**Required action**
Quote exactly and only this range of lines in the data below: the line that holds "A batch of 26 components was inspected." to the line that holds "#11 — line = line 3; inspection: pass", both included.

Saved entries
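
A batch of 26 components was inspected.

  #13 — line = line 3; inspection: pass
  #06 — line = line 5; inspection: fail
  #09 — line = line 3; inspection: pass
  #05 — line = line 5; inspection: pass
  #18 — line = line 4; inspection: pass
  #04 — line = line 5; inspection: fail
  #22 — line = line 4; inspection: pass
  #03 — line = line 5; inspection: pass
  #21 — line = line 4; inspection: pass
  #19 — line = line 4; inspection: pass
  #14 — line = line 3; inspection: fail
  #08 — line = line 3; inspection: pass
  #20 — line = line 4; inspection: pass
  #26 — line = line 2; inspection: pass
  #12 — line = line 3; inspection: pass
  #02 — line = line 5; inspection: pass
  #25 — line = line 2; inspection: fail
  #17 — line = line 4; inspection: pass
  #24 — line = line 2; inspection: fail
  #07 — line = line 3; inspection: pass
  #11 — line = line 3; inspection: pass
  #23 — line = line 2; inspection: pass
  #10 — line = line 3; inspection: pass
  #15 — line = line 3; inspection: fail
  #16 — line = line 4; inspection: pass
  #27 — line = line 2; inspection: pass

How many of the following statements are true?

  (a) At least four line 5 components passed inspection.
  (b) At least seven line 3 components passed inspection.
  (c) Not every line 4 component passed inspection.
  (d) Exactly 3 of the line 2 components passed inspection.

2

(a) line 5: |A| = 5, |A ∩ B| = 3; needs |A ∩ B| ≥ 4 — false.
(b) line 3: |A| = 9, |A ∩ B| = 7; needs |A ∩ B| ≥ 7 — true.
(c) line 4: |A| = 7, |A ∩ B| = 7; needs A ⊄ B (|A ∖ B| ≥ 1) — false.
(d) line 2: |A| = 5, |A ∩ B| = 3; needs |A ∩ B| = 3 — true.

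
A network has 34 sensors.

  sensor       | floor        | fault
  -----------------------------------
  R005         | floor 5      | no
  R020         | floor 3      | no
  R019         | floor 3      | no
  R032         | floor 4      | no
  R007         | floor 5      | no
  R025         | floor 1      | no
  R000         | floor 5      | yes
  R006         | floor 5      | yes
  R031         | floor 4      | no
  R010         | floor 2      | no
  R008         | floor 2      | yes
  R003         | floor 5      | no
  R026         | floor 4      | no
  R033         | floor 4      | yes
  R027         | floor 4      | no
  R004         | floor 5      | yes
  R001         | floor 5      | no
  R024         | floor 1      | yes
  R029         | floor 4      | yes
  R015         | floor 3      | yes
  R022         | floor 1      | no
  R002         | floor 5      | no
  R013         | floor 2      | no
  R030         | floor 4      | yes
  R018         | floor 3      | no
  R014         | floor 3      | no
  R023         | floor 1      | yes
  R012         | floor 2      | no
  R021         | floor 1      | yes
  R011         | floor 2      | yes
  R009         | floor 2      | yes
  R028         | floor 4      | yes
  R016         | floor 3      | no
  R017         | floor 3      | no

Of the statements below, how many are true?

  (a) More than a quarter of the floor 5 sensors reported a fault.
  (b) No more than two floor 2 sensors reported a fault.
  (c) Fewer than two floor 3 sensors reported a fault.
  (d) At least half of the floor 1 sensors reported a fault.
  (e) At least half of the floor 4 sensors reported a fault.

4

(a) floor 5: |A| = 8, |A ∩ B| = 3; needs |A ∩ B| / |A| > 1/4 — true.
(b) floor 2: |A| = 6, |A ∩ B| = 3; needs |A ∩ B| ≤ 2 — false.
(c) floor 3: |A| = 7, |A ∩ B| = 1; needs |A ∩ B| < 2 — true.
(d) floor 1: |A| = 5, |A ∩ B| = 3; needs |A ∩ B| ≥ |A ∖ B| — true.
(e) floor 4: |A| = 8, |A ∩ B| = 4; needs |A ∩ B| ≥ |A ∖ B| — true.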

--

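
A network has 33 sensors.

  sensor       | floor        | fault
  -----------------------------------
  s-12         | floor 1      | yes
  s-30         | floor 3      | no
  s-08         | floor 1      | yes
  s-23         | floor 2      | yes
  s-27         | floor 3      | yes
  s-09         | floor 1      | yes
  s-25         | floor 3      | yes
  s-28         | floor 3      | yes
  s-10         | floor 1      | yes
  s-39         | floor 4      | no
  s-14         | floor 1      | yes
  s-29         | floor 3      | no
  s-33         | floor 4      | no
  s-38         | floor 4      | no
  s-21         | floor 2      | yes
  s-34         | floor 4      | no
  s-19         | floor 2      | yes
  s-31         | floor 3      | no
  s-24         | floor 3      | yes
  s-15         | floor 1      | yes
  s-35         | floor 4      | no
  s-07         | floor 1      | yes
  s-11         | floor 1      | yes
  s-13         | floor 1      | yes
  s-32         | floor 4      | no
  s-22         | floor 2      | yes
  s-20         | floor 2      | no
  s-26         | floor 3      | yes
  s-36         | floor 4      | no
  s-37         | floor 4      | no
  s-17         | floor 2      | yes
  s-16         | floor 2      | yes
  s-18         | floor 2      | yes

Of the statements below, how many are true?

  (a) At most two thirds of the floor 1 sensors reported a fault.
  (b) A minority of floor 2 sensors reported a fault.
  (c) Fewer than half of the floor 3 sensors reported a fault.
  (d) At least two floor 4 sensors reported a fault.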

---

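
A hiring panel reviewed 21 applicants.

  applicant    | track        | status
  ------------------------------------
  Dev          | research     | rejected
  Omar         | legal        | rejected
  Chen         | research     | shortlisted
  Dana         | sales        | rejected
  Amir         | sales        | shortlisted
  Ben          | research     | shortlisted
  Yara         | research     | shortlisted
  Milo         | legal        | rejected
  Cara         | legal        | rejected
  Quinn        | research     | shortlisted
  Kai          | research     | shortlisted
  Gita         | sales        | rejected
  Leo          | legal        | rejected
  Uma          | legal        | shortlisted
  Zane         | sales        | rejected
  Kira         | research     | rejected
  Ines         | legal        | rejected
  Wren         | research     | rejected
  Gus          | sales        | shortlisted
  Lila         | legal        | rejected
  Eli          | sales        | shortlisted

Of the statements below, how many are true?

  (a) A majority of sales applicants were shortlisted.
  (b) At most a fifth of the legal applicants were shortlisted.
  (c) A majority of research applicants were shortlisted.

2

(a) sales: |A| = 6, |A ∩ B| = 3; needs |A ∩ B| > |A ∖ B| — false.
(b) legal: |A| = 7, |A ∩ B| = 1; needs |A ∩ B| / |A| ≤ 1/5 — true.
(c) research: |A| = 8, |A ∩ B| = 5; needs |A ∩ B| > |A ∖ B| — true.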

**Answer space**
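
A batch of 26 components was inspected.

  #13 — line = line 3; inspection: pass
  #06 — line = line 5; inspection: fail
  #09 — line = line 3; inspection: pass
  #05 — line = line 5; inspection: pass
  #18 — line = line 4; inspection: pass
  #04 — line = line 5; inspection: fail
  #22 — line = line 4; inspection: pass
  #03 — line = line 5; inspection: pass
  #21 — line = line 4; inspection: pass
  #19 — line = line 4; inspection: pass
  #14 — line = line 3; inspection: fail
  #08 — line = line 3; inspection: pass
  #20 — line = line 4; inspection: pass
  #26 — line = line 2; inspection: pass
  #12 — line = line 3; inspection: pass
  #02 — line = line 5; inspection: pass
  #25 — line = line 2; inspection: fail
  #17 — line = line 4; inspection: pass
  #24 — line = line 2; inspection: fail
  #07 — line = line 3; inspection: pass
  #11 — line = line 3; inspection: pass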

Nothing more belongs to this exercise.